ACTION ITEM>
Look through the material beneath and copy each line with the word "sqrt".

━━━ RECORDS SUPPLIED

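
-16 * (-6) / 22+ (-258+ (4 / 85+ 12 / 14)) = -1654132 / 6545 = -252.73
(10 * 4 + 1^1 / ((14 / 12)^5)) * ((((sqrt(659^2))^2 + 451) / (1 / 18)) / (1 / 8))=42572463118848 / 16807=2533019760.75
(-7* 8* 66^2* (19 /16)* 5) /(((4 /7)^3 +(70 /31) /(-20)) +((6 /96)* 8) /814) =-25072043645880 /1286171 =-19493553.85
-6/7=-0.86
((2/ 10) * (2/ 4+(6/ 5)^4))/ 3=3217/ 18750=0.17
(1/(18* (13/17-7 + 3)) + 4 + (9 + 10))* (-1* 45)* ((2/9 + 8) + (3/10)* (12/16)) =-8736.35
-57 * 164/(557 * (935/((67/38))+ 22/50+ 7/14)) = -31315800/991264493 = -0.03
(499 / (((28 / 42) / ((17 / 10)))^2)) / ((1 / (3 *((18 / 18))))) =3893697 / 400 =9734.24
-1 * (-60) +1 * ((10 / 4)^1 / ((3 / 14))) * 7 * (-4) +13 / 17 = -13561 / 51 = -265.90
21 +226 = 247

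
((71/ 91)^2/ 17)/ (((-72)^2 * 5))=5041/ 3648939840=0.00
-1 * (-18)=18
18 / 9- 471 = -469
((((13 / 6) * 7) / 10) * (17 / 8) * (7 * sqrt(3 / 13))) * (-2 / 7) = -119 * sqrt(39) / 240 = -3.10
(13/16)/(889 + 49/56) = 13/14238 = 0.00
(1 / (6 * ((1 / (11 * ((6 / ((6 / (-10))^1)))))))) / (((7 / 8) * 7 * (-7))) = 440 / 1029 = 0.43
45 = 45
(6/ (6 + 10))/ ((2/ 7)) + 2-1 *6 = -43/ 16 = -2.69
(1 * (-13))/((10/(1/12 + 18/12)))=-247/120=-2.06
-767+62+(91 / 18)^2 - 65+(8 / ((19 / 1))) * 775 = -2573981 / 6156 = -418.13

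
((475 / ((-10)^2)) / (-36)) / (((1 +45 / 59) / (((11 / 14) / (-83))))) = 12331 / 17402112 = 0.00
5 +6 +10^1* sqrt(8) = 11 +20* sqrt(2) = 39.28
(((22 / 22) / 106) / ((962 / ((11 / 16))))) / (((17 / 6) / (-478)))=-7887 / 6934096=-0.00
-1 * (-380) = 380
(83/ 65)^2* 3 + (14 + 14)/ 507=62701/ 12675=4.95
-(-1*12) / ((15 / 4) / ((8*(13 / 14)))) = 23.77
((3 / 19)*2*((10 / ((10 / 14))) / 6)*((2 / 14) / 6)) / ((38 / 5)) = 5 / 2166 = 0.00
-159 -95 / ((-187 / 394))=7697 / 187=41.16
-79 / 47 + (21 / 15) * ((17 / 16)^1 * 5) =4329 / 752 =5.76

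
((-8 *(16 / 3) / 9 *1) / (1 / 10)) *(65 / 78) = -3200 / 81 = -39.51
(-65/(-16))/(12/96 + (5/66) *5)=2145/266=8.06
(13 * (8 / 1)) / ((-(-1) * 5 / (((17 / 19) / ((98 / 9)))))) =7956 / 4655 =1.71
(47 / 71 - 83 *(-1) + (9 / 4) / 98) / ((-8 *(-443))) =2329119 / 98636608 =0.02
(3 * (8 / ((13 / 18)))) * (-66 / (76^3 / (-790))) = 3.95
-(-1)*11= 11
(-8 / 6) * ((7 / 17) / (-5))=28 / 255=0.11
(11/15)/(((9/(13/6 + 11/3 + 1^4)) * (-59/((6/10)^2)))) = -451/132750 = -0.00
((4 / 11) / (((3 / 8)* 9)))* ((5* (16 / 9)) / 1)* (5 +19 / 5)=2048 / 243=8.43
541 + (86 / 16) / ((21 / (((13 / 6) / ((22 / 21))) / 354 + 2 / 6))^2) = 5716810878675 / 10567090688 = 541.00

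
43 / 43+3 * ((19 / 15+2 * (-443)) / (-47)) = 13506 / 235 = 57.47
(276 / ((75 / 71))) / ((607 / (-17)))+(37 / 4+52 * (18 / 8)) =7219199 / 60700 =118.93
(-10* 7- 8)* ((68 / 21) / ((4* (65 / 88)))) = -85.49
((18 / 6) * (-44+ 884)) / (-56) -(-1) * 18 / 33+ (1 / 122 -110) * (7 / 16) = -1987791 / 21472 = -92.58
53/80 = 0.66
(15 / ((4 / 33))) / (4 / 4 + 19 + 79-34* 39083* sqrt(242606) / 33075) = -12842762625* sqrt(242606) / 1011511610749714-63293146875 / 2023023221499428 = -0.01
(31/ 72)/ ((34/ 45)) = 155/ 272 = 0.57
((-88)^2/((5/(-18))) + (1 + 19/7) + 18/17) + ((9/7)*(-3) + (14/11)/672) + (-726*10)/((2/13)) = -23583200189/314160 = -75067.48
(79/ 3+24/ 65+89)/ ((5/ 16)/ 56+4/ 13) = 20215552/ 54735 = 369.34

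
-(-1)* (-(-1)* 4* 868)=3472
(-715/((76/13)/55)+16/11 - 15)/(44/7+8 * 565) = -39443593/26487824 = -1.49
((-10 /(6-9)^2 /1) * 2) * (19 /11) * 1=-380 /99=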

━━━━━━

TASK RESPONSE>
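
(10 * 4 + 1^1 / ((14 / 12)^5)) * ((((sqrt(659^2))^2 + 451) / (1 / 18)) / (1 / 8))=42572463118848 / 16807=2533019760.75
((((13 / 6) * 7) / 10) * (17 / 8) * (7 * sqrt(3 / 13))) * (-2 / 7) = -119 * sqrt(39) / 240 = -3.10
5 +6 +10^1* sqrt(8) = 11 +20* sqrt(2) = 39.28
(15 / ((4 / 33))) / (4 / 4 + 19 + 79-34* 39083* sqrt(242606) / 33075) = -12842762625* sqrt(242606) / 1011511610749714-63293146875 / 2023023221499428 = -0.01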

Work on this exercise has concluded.